[INPUT RECORDS Boundary: Start]
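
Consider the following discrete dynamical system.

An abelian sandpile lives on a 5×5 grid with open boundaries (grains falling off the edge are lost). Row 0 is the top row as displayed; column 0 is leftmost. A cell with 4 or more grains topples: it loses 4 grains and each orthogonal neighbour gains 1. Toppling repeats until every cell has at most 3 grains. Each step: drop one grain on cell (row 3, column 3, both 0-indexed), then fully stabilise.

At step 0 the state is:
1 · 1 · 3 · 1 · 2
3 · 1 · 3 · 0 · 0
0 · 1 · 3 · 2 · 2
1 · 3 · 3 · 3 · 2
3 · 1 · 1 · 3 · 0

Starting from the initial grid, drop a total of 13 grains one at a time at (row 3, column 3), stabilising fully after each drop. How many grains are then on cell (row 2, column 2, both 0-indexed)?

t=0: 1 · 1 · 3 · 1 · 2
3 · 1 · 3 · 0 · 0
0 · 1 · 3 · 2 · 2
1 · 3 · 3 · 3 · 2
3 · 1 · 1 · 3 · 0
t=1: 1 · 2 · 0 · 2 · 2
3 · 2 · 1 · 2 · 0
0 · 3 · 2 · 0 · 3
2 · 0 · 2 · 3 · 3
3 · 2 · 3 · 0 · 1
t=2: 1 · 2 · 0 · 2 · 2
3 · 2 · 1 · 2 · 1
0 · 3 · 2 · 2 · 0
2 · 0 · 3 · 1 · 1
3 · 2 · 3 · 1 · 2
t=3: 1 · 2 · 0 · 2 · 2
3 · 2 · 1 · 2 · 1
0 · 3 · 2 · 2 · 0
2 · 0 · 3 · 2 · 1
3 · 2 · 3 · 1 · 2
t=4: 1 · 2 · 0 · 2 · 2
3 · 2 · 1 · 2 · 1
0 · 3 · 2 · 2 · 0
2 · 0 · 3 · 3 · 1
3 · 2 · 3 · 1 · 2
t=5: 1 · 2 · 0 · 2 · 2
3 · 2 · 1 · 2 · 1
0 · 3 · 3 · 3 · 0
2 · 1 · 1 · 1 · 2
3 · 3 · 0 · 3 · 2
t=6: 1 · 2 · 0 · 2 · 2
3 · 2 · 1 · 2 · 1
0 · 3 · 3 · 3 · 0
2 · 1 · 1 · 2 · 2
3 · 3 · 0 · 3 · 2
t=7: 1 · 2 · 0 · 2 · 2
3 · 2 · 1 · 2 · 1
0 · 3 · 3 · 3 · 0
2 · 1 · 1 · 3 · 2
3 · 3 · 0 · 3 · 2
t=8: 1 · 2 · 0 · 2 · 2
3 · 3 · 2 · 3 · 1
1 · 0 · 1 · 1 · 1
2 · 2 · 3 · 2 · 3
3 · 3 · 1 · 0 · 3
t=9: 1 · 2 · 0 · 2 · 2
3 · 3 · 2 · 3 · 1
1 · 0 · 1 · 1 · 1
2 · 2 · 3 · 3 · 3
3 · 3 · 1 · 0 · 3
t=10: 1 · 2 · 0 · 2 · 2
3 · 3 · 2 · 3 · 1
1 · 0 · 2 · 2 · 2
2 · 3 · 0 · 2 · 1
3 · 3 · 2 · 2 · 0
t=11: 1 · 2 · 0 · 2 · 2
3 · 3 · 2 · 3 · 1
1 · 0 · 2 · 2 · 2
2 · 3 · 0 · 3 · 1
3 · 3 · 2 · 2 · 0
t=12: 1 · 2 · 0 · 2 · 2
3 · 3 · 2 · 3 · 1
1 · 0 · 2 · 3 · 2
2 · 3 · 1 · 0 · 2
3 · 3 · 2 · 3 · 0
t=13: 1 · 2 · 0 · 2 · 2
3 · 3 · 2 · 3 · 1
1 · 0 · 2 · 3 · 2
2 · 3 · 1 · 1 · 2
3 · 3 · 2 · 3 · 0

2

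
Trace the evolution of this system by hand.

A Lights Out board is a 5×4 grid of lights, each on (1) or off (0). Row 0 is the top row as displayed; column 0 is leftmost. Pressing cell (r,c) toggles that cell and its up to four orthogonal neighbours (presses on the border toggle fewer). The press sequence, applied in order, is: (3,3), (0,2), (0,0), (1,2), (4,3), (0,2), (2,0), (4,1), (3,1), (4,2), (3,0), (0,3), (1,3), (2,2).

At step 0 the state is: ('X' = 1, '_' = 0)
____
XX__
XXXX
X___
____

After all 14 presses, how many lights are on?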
[INPUT RECORDS Boundary: End]
[INPUT RECORDS Boundary: Start]
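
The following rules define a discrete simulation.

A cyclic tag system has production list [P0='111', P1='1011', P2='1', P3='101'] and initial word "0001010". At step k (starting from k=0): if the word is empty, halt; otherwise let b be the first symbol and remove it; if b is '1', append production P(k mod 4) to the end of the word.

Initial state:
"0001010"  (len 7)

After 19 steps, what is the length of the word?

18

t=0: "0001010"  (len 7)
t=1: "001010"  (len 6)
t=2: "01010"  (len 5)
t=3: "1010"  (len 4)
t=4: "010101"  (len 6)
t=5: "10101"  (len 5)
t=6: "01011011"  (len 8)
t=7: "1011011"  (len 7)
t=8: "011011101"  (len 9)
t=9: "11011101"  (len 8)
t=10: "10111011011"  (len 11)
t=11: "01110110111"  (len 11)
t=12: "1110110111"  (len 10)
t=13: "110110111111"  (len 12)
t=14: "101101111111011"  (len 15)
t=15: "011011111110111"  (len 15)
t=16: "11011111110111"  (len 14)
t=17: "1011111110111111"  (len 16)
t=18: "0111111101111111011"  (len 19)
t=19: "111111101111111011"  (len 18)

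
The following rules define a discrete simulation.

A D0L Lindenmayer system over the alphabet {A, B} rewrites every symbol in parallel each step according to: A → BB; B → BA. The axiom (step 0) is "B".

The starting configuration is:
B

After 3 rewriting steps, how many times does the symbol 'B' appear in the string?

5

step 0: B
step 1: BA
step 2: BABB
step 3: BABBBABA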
[INPUT RECORDS Boundary: End]
* [EXERCISE AIM]: Among the lines above, find those that contain the word "presses" and copy them.

* [RESULT FOR THIS TASK]:
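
A Lights Out board is a 5×4 grid of lights, each on (1) or off (0). Row 0 is the top row as displayed; column 0 is leftmost. Pressing cell (r,c) toggles that cell and its up to four orthogonal neighbours (presses on the border toggle fewer). The press sequence, applied in order, is: (3,3), (0,2), (0,0), (1,2), (4,3), (0,2), (2,0), (4,1), (3,1), (4,2), (3,0), (0,3), (1,3), (2,2).
After all 14 presses, how many lights are on?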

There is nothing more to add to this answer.